REQUIRED WORK: The records under this task must be duplicated exactly.

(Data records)
____

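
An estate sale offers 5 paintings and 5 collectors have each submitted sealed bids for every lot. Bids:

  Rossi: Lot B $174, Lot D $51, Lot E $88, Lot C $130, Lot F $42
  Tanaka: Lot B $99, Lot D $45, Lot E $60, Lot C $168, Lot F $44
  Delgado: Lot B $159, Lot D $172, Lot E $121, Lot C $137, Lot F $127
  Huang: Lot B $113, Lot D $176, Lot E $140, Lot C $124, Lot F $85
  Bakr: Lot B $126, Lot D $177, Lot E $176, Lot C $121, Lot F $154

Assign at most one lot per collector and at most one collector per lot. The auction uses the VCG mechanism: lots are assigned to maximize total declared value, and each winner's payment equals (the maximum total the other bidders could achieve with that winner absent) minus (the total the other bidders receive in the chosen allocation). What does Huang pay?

Efficient allocation: Rossi→Lot B ($174), Tanaka→Lot C ($168), Delgado→Lot F ($127), Huang→Lot D ($176), Bakr→Lot E ($176); total welfare W = $821.
Huang receives Lot D at value $176, so the others get W − 176 = $645.
Without Huang: best allocation of the remaining 4 bidders over all 5 lots is Rossi→Lot B ($174), Tanaka→Lot C ($168), Delgado→Lot D ($172), Bakr→Lot E ($176), total $690.
VCG payment = (others' best without Huang) − (others' welfare with Huang) = 690 − 645 = $45.

Huang pays $45.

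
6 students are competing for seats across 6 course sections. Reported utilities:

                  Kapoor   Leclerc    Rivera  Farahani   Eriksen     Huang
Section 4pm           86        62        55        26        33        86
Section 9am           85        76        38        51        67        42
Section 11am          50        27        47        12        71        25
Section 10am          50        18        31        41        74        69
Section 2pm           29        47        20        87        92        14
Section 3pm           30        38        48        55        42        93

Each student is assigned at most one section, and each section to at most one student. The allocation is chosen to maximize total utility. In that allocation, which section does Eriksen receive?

This is a one-to-one assignment (maximum-weight bipartite matching).
Optimal: Kapoor→Section 4pm (86 points), Leclerc→Section 9am (76 points), Rivera→Section 11am (47 points), Farahani→Section 2pm (87 points), Eriksen→Section 10am (74 points), Huang→Section 3pm (93 points) — total 86+76+47+87+74+93 = 463 points.
Row-greedy (each student in turn takes its best remaining section) gives 396 points, worse by 67.
Next-best assignment: Kapoor→Section 9am, Leclerc→Section 4pm, Rivera→Section 11am, Farahani→Section 2pm, Eriksen→Section 10am, Huang→Section 3pm = 448 points.
Every other assignment is strictly worse.
Eriksen's own top section is Section 2pm (92 points), but forcing Eriksen→Section 2pm and reassigning the rest optimally gives only 435 points — worse by 28.

Eriksen receives Section 10am.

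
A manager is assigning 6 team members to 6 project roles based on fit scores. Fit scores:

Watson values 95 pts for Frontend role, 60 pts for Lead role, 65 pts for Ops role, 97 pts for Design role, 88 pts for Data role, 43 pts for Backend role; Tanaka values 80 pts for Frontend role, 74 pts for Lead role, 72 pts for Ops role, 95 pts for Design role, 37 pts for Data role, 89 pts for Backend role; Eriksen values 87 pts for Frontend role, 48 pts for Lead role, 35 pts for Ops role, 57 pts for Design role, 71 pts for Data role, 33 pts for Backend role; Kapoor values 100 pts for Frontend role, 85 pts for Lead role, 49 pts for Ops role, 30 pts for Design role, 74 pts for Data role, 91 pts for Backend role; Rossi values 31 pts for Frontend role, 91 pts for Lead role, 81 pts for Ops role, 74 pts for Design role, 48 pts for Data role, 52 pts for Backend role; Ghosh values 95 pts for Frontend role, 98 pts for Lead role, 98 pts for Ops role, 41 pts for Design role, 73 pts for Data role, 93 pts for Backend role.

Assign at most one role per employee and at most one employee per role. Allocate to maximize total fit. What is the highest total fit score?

Max total: 550 pts

This is a one-to-one assignment (maximum-weight bipartite matching).
Optimal: Watson→Data role (88 pts), Tanaka→Design role (95 pts), Eriksen→Frontend role (87 pts), Kapoor→Backend role (91 pts), Rossi→Lead role (91 pts), Ghosh→Ops role (98 pts) — total 88+95+87+91+91+98 = 550 pts.
Row-greedy (each employee in turn takes its best remaining role) gives 512 pts, worse by 38.
Next-best assignment: Watson→Design role, Tanaka→Backend role, Eriksen→Data role, Kapoor→Frontend role, Rossi→Lead role, Ghosh→Ops role = 546 pts.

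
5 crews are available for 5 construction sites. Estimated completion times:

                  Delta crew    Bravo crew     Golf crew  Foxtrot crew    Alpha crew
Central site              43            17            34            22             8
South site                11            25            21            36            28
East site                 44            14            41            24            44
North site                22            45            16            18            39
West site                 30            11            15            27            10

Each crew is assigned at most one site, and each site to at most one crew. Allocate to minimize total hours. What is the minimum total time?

Optimal: Delta crew→South site (11 hours), Bravo crew→East site (14 hours), Golf crew→West site (15 hours), Foxtrot crew→North site (18 hours), Alpha crew→Central site (8 hours) — total 11+14+15+18+8 = 66 hours.
Column-greedy (each site in turn goes to its cheapest remaining crew) gives 76 hours, worse by 10.

Min total: 66 hours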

____

OUTPUT OF THE EXERCISE:
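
An estate sale offers 5 paintings and 5 collectors have each submitted sealed bids for every lot. Bids:

  Rossi: Lot B $174, Lot D $51, Lot E $88, Lot C $130, Lot F $42
  Tanaka: Lot B $99, Lot D $45, Lot E $60, Lot C $168, Lot F $44
  Delgado: Lot B $159, Lot D $172, Lot E $121, Lot C $137, Lot F $127
  Huang: Lot B $113, Lot D $176, Lot E $140, Lot C $124, Lot F $85
  Bakr: Lot B $126, Lot D $177, Lot E $176, Lot C $121, Lot F $154

Assign at most one lot per collector and at most one collector per lot. The auction uses the VCG mechanism: lots are assigned to maximize total declared value, and each winner's payment equals (the maximum total the other bidders could achieve with that winner absent) minus (the total the other bidders receive in the chosen allocation). What does Huang pay?

Efficient allocation: Rossi→Lot B ($174), Tanaka→Lot C ($168), Delgado→Lot F ($127), Huang→Lot D ($176), Bakr→Lot E ($176); total welfare W = $821.
Huang receives Lot D at value $176, so the others get W − 176 = $645.
Without Huang: best allocation of the remaining 4 bidders over all 5 lots is Rossi→Lot B ($174), Tanaka→Lot C ($168), Delgado→Lot D ($172), Bakr→Lot E ($176), total $690.
VCG payment = (others' best without Huang) − (others' welfare with Huang) = 690 − 645 = $45.

Huang pays $45.

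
6 students are competing for seats across 6 course sections. Reported utilities:

                  Kapoor   Leclerc    Rivera  Farahani   Eriksen     Huang
Section 4pm           86        62        55        26        33        86
Section 9am           85        76        38        51        67        42
Section 11am          50        27        47        12        71        25
Section 10am          50        18        31        41        74        69
Section 2pm           29        47        20        87        92        14
Section 3pm           30        38        48        55        42        93

Each student is assigned at most one section, and each section to at most one student. The allocation is chosen to maximize total utility. In that allocation, which section does Eriksen receive?

This is a one-to-one assignment (maximum-weight bipartite matching).
Optimal: Kapoor→Section 4pm (86 points), Leclerc→Section 9am (76 points), Rivera→Section 11am (47 points), Farahani→Section 2pm (87 points), Eriksen→Section 10am (74 points), Huang→Section 3pm (93 points) — total 86+76+47+87+74+93 = 463 points.
Row-greedy (each student in turn takes its best remaining section) gives 396 points, worse by 67.
Next-best assignment: Kapoor→Section 9am, Leclerc→Section 4pm, Rivera→Section 11am, Farahani→Section 2pm, Eriksen→Section 10am, Huang→Section 3pm = 448 points.
Every other assignment is strictly worse.
Eriksen's own top section is Section 2pm (92 points), but forcing Eriksen→Section 2pm and reassigning the rest optimally gives only 435 points — worse by 28.

Eriksen receives Section 10am.

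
A manager is assigning 6 team members to 6 project roles based on fit scores. Fit scores:

Watson values 95 pts for Frontend role, 60 pts for Lead role, 65 pts for Ops role, 97 pts for Design role, 88 pts for Data role, 43 pts for Backend role; Tanaka values 80 pts for Frontend role, 74 pts for Lead role, 72 pts for Ops role, 95 pts for Design role, 37 pts for Data role, 89 pts for Backend role; Eriksen values 87 pts for Frontend role, 48 pts for Lead role, 35 pts for Ops role, 57 pts for Design role, 71 pts for Data role, 33 pts for Backend role; Kapoor values 100 pts for Frontend role, 85 pts for Lead role, 49 pts for Ops role, 30 pts for Design role, 74 pts for Data role, 91 pts for Backend role; Rossi values 31 pts for Frontend role, 91 pts for Lead role, 81 pts for Ops role, 74 pts for Design role, 48 pts for Data role, 52 pts for Backend role; Ghosh values 95 pts for Frontend role, 98 pts for Lead role, 98 pts for Ops role, 41 pts for Design role, 73 pts for Data role, 93 pts for Backend role.

Assign at most one role per employee and at most one employee per role. Allocate to maximize total fit. What is the highest total fit score?

Max total: 550 pts

This is a one-to-one assignment (maximum-weight bipartite matching).
Optimal: Watson→Data role (88 pts), Tanaka→Design role (95 pts), Eriksen→Frontend role (87 pts), Kapoor→Backend role (91 pts), Rossi→Lead role (91 pts), Ghosh→Ops role (98 pts) — total 88+95+87+91+91+98 = 550 pts.
Row-greedy (each employee in turn takes its best remaining role) gives 512 pts, worse by 38.
Next-best assignment: Watson→Design role, Tanaka→Backend role, Eriksen→Data role, Kapoor→Frontend role, Rossi→Lead role, Ghosh→Ops role = 546 pts.

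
5 crews are available for 5 construction sites. Estimated completion times:

                  Delta crew    Bravo crew     Golf crew  Foxtrot crew    Alpha crew
Central site              43            17            34            22             8
South site                11            25            21            36            28
East site                 44            14            41            24            44
North site                22            45            16            18            39
West site                 30            11            15            27            10

Each crew is assigned at most one site, and each site to at most one crew. Allocate to minimize total hours. What is the minimum total time?

Optimal: Delta crew→South site (11 hours), Bravo crew→East site (14 hours), Golf crew→West site (15 hours), Foxtrot crew→North site (18 hours), Alpha crew→Central site (8 hours) — total 11+14+15+18+8 = 66 hours.
Column-greedy (each site in turn goes to its cheapest remaining crew) gives 76 hours, worse by 10.

Min total: 66 hours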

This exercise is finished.